WHAT IS BEING ASKED:
In the records below, tally each line that contains the word "reported" and give the total only.

[Items from a dataset]
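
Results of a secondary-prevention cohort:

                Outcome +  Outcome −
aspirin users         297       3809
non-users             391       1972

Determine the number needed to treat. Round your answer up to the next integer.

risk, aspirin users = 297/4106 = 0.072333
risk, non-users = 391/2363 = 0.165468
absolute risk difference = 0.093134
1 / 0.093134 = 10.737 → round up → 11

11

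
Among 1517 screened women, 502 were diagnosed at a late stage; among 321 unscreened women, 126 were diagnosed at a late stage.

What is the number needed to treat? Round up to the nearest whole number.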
---
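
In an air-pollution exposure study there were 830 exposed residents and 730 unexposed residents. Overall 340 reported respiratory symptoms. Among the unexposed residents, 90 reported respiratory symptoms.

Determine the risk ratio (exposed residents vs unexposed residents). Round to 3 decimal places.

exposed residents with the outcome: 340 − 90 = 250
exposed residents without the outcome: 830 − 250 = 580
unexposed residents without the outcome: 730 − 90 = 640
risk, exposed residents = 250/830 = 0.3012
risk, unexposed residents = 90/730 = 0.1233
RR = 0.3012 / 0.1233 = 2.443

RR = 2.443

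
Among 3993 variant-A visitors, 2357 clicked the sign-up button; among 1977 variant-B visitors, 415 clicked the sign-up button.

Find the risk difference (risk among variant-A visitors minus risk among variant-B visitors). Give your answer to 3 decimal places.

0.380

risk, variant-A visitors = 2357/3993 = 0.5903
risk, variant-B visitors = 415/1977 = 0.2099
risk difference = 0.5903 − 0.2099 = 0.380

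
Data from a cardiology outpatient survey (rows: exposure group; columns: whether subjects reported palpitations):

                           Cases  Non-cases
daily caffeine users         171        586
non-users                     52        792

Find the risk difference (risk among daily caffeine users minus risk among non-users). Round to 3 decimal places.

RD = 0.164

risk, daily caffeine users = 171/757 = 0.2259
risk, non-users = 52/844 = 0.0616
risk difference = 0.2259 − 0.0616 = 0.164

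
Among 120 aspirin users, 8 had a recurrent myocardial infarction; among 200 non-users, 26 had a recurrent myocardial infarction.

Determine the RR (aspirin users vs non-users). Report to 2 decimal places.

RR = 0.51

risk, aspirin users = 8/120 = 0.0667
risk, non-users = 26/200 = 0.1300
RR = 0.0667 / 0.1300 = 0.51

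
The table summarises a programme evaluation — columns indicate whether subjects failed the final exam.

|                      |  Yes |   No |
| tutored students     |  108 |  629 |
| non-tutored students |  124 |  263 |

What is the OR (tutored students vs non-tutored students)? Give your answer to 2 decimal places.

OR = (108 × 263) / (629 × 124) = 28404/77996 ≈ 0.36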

OUTPUT FOR THIS EXERCISE:
2